> **Exercise prompt**:
Each line below should be repeated exactly as it stands.
________________
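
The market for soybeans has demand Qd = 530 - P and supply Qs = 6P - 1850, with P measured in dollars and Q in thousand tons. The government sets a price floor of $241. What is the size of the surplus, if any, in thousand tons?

0

Without the control the market clears where 530 - P = 6P - 1850, i.e. P* = 340 and Q* = 190.
Since 241 is below P* = 340, the floor does not bind and the free-market outcome prevails.
Since the control does not bind, there is no surplus.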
________________
> **Written solution**:
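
The market for soybeans has demand Qd = 530 - P and supply Qs = 6P - 1850, with P measured in dollars and Q in thousand tons. The government sets a price floor of $241. What is the size of the surplus, if any, in thousand tons?

0

Without the control the market clears where 530 - P = 6P - 1850, i.e. P* = 340 and Q* = 190.
Since 241 is below P* = 340, the floor does not bind and the free-market outcome prevails.
Since the control does not bind, there is no surplus.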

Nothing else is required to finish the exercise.